▶ **TASK STATEMENT**
Keeping every line intact, print the records that follow.

▶ **ENTRIES PROVIDED**
== Segment start ==
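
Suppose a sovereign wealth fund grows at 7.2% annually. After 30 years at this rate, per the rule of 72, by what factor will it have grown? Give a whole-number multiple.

≈ 8 times

72/7.2 ≈ 10.00 years per doubling.
30 years fits 3 doublings: 2^3 = 8.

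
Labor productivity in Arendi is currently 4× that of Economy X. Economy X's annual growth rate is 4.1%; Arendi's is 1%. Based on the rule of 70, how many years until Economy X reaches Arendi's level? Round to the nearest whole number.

What matters is the difference: 3.1 pp.
Rule of 70 on the gap: the ratio halves every 70/3.1 ≈ 22.58 years.
A 4× gap closes after 2 halvings: 2 × 22.58 ≈ 45 years.

≈ 45 years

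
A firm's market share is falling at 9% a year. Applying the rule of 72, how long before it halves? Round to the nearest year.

around 8 years

Halving time ≈ 72 / 9 = 8.00 → 8 years.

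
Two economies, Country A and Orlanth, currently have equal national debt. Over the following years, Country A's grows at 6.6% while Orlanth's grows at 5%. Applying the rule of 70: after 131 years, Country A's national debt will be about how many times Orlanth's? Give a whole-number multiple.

approximately 8 times

Only the 1.6-point difference matters.
70/1.6 ≈ 43.75 years per doubling of the ratio; 131 years gives 2.99 doublings, so ≈ 8×.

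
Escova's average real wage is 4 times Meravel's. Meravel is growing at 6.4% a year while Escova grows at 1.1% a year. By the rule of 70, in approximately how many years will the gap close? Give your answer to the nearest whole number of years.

about 26 years

What matters is the difference: 5.3 pp.
Rule of 70 on the gap: the ratio halves every 70/5.3 ≈ 13.21 years.
A 4 times gap closes after 2 halvings: 2 × 13.21 ≈ 26 years.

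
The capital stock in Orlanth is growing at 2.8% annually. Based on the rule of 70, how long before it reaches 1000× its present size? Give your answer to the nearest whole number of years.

One doubling takes 70/2.8 = 25.00 years.
Reaching 1000× takes log₂(1000) ≈ 9.97 doublings.
9.97 × 25.00 ≈ 249 years.

about 249 years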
== Segment end ==
▶ **RESULT FOR THIS TASK**
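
Suppose a sovereign wealth fund grows at 7.2% annually. After 30 years at this rate, per the rule of 72, by what factor will it have grown? Give a whole-number multiple.

≈ 8 times

72/7.2 ≈ 10.00 years per doubling.
30 years fits 3 doublings: 2^3 = 8.

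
Labor productivity in Arendi is currently 4× that of Economy X. Economy X's annual growth rate is 4.1%; Arendi's is 1%. Based on the rule of 70, how many years until Economy X reaches Arendi's level? Round to the nearest whole number.

What matters is the difference: 3.1 pp.
Rule of 70 on the gap: the ratio halves every 70/3.1 ≈ 22.58 years.
A 4× gap closes after 2 halvings: 2 × 22.58 ≈ 45 years.

≈ 45 years

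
A firm's market share is falling at 9% a year. Applying the rule of 72, how long before it halves? Round to the nearest year.

around 8 years

Halving time ≈ 72 / 9 = 8.00 → 8 years.

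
Two economies, Country A and Orlanth, currently have equal national debt. Over the following years, Country A's grows at 6.6% while Orlanth's grows at 5%. Applying the rule of 70: after 131 years, Country A's national debt will be about how many times Orlanth's? Give a whole-number multiple.

approximately 8 times

Only the 1.6-point difference matters.
70/1.6 ≈ 43.75 years per doubling of the ratio; 131 years gives 2.99 doublings, so ≈ 8×.

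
Escova's average real wage is 4 times Meravel's. Meravel is growing at 6.4% a year while Escova grows at 1.1% a year. By the rule of 70, in approximately how many years will the gap close? Give your answer to the nearest whole number of years.

about 26 years

What matters is the difference: 5.3 pp.
Rule of 70 on the gap: the ratio halves every 70/5.3 ≈ 13.21 years.
A 4 times gap closes after 2 halvings: 2 × 13.21 ≈ 26 years.

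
The capital stock in Orlanth is growing at 2.8% annually. Based on the rule of 70, how long before it reaches 1000× its present size? Give your answer to the nearest whole number of years.

One doubling takes 70/2.8 = 25.00 years.
Reaching 1000× takes log₂(1000) ≈ 9.97 doublings.
9.97 × 25.00 ≈ 249 years.

about 249 years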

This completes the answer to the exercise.